=== Task data ===

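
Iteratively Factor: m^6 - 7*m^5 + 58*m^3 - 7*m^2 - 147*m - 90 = (m + 1)*(m^5 - 8*m^4 + 8*m^3 + 50*m^2 - 57*m - 90) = (m - 3)*(m + 1)*(m^4 - 5*m^3 - 7*m^2 + 29*m + 30) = (m - 3)*(m + 1)^2*(m^3 - 6*m^2 - m + 30) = (m - 3)^2*(m + 1)^2*(m^2 - 3*m - 10) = (m - 5)*(m - 3)^2*(m + 1)^2*(m + 2)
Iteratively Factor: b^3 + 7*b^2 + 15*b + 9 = (b + 3)*(b^2 + 4*b + 3) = (b + 3)^2*(b + 1)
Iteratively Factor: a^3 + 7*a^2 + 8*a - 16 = (a + 4)*(a^2 + 3*a - 4) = (a + 4)^2*(a - 1)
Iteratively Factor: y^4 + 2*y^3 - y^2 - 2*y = (y + 2)*(y^3 - y) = y*(y + 2)*(y^2 - 1) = y*(y + 1)*(y + 2)*(y - 1)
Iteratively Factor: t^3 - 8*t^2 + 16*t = (t - 4)*(t^2 - 4*t) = t*(t - 4)*(t - 4)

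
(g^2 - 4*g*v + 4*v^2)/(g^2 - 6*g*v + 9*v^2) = (g^2 - 4*g*v + 4*v^2)/(g^2 - 6*g*v + 9*v^2)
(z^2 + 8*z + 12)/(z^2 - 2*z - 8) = (z + 6)/(z - 4)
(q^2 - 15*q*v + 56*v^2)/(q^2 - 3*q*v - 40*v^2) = (q - 7*v)/(q + 5*v)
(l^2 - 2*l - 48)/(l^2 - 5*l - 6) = (-l^2 + 2*l + 48)/(-l^2 + 5*l + 6)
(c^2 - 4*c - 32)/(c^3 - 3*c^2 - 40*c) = (c + 4)/(c*(c + 5))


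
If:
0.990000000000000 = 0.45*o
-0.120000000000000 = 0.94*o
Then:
No Solution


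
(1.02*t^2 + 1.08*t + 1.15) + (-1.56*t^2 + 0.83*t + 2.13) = -0.54*t^2 + 1.91*t + 3.28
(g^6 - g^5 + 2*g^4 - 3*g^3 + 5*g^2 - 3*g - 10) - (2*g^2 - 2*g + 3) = g^6 - g^5 + 2*g^4 - 3*g^3 + 3*g^2 - g - 13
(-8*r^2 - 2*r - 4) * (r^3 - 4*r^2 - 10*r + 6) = -8*r^5 + 30*r^4 + 84*r^3 - 12*r^2 + 28*r - 24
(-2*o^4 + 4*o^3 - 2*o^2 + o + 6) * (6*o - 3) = -12*o^5 + 30*o^4 - 24*o^3 + 12*o^2 + 33*o - 18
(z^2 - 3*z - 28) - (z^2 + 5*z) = -8*z - 28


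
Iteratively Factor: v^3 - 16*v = (v + 4)*(v^2 - 4*v) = (v - 4)*(v + 4)*(v)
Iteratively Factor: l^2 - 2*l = (l)*(l - 2)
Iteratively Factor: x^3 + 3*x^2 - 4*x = (x - 1)*(x^2 + 4*x) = x*(x - 1)*(x + 4)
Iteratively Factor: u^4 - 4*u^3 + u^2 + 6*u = (u)*(u^3 - 4*u^2 + u + 6) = u*(u - 2)*(u^2 - 2*u - 3) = u*(u - 2)*(u + 1)*(u - 3)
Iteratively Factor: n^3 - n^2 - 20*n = (n - 5)*(n^2 + 4*n) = n*(n - 5)*(n + 4)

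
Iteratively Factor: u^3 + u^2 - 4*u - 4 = (u + 1)*(u^2 - 4) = (u + 1)*(u + 2)*(u - 2)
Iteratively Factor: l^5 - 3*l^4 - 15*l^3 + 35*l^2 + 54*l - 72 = (l - 1)*(l^4 - 2*l^3 - 17*l^2 + 18*l + 72) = (l - 1)*(l + 3)*(l^3 - 5*l^2 - 2*l + 24) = (l - 3)*(l - 1)*(l + 3)*(l^2 - 2*l - 8) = (l - 3)*(l - 1)*(l + 2)*(l + 3)*(l - 4)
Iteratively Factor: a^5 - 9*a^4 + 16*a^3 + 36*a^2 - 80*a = (a - 2)*(a^4 - 7*a^3 + 2*a^2 + 40*a) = a*(a - 2)*(a^3 - 7*a^2 + 2*a + 40) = a*(a - 2)*(a + 2)*(a^2 - 9*a + 20) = a*(a - 4)*(a - 2)*(a + 2)*(a - 5)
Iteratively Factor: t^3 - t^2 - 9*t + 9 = (t + 3)*(t^2 - 4*t + 3) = (t - 3)*(t + 3)*(t - 1)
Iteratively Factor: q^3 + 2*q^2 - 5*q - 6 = (q + 3)*(q^2 - q - 2) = (q + 1)*(q + 3)*(q - 2)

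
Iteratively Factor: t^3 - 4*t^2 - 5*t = (t)*(t^2 - 4*t - 5) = t*(t + 1)*(t - 5)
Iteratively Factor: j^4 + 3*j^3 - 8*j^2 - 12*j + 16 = (j - 2)*(j^3 + 5*j^2 + 2*j - 8) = (j - 2)*(j + 4)*(j^2 + j - 2) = (j - 2)*(j + 2)*(j + 4)*(j - 1)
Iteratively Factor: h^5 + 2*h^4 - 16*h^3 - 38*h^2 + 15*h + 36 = (h - 4)*(h^4 + 6*h^3 + 8*h^2 - 6*h - 9) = (h - 4)*(h + 3)*(h^3 + 3*h^2 - h - 3) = (h - 4)*(h + 3)^2*(h^2 - 1) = (h - 4)*(h + 1)*(h + 3)^2*(h - 1)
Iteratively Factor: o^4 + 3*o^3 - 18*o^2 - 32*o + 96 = (o + 4)*(o^3 - o^2 - 14*o + 24) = (o + 4)^2*(o^2 - 5*o + 6) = (o - 2)*(o + 4)^2*(o - 3)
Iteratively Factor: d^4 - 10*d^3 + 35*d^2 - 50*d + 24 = (d - 3)*(d^3 - 7*d^2 + 14*d - 8) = (d - 4)*(d - 3)*(d^2 - 3*d + 2) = (d - 4)*(d - 3)*(d - 1)*(d - 2)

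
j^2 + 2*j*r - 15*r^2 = (j - 3*r)*(j + 5*r)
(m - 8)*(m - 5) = m^2 - 13*m + 40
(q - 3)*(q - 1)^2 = q^3 - 5*q^2 + 7*q - 3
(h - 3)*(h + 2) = h^2 - h - 6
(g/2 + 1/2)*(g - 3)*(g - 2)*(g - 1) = g^4/2 - 5*g^3/2 + 5*g^2/2 + 5*g/2 - 3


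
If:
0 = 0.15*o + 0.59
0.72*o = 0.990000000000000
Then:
No Solution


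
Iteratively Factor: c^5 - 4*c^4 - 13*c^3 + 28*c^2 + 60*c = (c)*(c^4 - 4*c^3 - 13*c^2 + 28*c + 60) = c*(c + 2)*(c^3 - 6*c^2 - c + 30) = c*(c - 5)*(c + 2)*(c^2 - c - 6) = c*(c - 5)*(c + 2)^2*(c - 3)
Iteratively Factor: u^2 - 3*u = (u)*(u - 3)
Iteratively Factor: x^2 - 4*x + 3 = (x - 1)*(x - 3)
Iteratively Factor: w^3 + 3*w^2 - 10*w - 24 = (w - 3)*(w^2 + 6*w + 8) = (w - 3)*(w + 2)*(w + 4)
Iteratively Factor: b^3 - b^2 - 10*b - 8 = (b - 4)*(b^2 + 3*b + 2) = (b - 4)*(b + 1)*(b + 2)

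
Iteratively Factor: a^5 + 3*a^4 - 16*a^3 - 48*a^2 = (a + 3)*(a^4 - 16*a^2) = (a - 4)*(a + 3)*(a^3 + 4*a^2) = (a - 4)*(a + 3)*(a + 4)*(a^2) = a*(a - 4)*(a + 3)*(a + 4)*(a)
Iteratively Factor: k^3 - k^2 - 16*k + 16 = (k - 4)*(k^2 + 3*k - 4) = (k - 4)*(k + 4)*(k - 1)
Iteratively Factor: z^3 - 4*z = (z)*(z^2 - 4) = z*(z - 2)*(z + 2)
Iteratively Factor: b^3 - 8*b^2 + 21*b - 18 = (b - 3)*(b^2 - 5*b + 6) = (b - 3)^2*(b - 2)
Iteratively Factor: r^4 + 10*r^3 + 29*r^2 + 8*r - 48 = (r + 3)*(r^3 + 7*r^2 + 8*r - 16) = (r + 3)*(r + 4)*(r^2 + 3*r - 4) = (r - 1)*(r + 3)*(r + 4)*(r + 4)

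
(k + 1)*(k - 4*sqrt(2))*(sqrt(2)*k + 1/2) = sqrt(2)*k^3 - 15*k^2/2 + sqrt(2)*k^2 - 15*k/2 - 2*sqrt(2)*k - 2*sqrt(2)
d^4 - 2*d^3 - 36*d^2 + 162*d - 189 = (d - 3)^3*(d + 7)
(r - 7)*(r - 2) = r^2 - 9*r + 14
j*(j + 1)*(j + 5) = j^3 + 6*j^2 + 5*j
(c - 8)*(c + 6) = c^2 - 2*c - 48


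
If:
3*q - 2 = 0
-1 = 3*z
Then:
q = 2/3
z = -1/3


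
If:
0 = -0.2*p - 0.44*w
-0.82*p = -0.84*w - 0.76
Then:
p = 0.63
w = -0.29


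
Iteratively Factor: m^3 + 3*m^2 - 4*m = (m)*(m^2 + 3*m - 4) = m*(m + 4)*(m - 1)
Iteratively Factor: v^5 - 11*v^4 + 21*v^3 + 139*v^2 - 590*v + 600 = (v - 5)*(v^4 - 6*v^3 - 9*v^2 + 94*v - 120) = (v - 5)*(v - 3)*(v^3 - 3*v^2 - 18*v + 40) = (v - 5)^2*(v - 3)*(v^2 + 2*v - 8) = (v - 5)^2*(v - 3)*(v - 2)*(v + 4)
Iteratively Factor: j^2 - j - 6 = (j + 2)*(j - 3)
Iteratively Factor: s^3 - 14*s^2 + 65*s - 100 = (s - 5)*(s^2 - 9*s + 20) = (s - 5)*(s - 4)*(s - 5)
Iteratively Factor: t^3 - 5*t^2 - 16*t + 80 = (t + 4)*(t^2 - 9*t + 20) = (t - 5)*(t + 4)*(t - 4)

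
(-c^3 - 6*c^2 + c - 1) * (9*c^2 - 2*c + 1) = -9*c^5 - 52*c^4 + 20*c^3 - 17*c^2 + 3*c - 1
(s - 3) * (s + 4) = s^2 + s - 12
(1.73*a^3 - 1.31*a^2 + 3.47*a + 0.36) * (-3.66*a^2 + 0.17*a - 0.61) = -6.3318*a^5 + 5.0887*a^4 - 13.9782*a^3 + 0.0714000000000001*a^2 - 2.0555*a - 0.2196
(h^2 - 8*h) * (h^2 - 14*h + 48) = h^4 - 22*h^3 + 160*h^2 - 384*h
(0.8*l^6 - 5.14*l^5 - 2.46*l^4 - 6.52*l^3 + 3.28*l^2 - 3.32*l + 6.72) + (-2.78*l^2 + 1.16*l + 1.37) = 0.8*l^6 - 5.14*l^5 - 2.46*l^4 - 6.52*l^3 + 0.5*l^2 - 2.16*l + 8.09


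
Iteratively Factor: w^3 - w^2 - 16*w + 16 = (w + 4)*(w^2 - 5*w + 4) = (w - 1)*(w + 4)*(w - 4)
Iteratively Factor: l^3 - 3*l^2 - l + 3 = (l - 1)*(l^2 - 2*l - 3) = (l - 3)*(l - 1)*(l + 1)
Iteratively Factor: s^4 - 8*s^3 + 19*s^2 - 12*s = (s - 4)*(s^3 - 4*s^2 + 3*s) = (s - 4)*(s - 1)*(s^2 - 3*s) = s*(s - 4)*(s - 1)*(s - 3)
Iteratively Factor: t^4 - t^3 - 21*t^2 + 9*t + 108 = (t + 3)*(t^3 - 4*t^2 - 9*t + 36) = (t + 3)^2*(t^2 - 7*t + 12) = (t - 3)*(t + 3)^2*(t - 4)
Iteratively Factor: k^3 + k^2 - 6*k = (k)*(k^2 + k - 6) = k*(k - 2)*(k + 3)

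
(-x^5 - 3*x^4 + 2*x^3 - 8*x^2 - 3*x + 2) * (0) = 0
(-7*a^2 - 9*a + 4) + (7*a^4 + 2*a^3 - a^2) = 7*a^4 + 2*a^3 - 8*a^2 - 9*a + 4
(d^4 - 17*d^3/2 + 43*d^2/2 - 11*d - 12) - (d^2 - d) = d^4 - 17*d^3/2 + 41*d^2/2 - 10*d - 12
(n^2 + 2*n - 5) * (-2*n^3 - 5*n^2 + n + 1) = -2*n^5 - 9*n^4 + n^3 + 28*n^2 - 3*n - 5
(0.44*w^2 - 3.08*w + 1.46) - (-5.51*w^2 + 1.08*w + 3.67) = 5.95*w^2 - 4.16*w - 2.21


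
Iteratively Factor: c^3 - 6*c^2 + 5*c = (c)*(c^2 - 6*c + 5) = c*(c - 5)*(c - 1)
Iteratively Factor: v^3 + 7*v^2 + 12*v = (v)*(v^2 + 7*v + 12) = v*(v + 3)*(v + 4)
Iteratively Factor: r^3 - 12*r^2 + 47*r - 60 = (r - 5)*(r^2 - 7*r + 12) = (r - 5)*(r - 4)*(r - 3)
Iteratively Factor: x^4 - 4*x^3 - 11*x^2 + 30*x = (x + 3)*(x^3 - 7*x^2 + 10*x) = x*(x + 3)*(x^2 - 7*x + 10) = x*(x - 5)*(x + 3)*(x - 2)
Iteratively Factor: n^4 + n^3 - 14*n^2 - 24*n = (n + 3)*(n^3 - 2*n^2 - 8*n) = n*(n + 3)*(n^2 - 2*n - 8) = n*(n - 4)*(n + 3)*(n + 2)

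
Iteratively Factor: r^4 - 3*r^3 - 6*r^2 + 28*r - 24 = (r + 3)*(r^3 - 6*r^2 + 12*r - 8) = (r - 2)*(r + 3)*(r^2 - 4*r + 4) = (r - 2)^2*(r + 3)*(r - 2)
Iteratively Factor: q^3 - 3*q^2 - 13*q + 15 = (q + 3)*(q^2 - 6*q + 5) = (q - 1)*(q + 3)*(q - 5)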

===

_Exercise directions_: Above are the entries. Output exactly the lines beginning with the line that has "j*(j + 1)*(j + 5) = j^3 + 6*j^2 + 5*j" and ending with the line that has "Iteratively Factor: s^3".

_Task answer_:
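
j*(j + 1)*(j + 5) = j^3 + 6*j^2 + 5*j
(c - 8)*(c + 6) = c^2 - 2*c - 48


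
If:
3*q - 2 = 0
-1 = 3*z
Then:
q = 2/3
z = -1/3


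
If:
0 = -0.2*p - 0.44*w
-0.82*p = -0.84*w - 0.76
Then:
p = 0.63
w = -0.29


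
Iteratively Factor: m^3 + 3*m^2 - 4*m = (m)*(m^2 + 3*m - 4) = m*(m + 4)*(m - 1)
Iteratively Factor: v^5 - 11*v^4 + 21*v^3 + 139*v^2 - 590*v + 600 = (v - 5)*(v^4 - 6*v^3 - 9*v^2 + 94*v - 120) = (v - 5)*(v - 3)*(v^3 - 3*v^2 - 18*v + 40) = (v - 5)^2*(v - 3)*(v^2 + 2*v - 8) = (v - 5)^2*(v - 3)*(v - 2)*(v + 4)
Iteratively Factor: j^2 - j - 6 = (j + 2)*(j - 3)
Iteratively Factor: s^3 - 14*s^2 + 65*s - 100 = (s - 5)*(s^2 - 9*s + 20) = (s - 5)*(s - 4)*(s - 5)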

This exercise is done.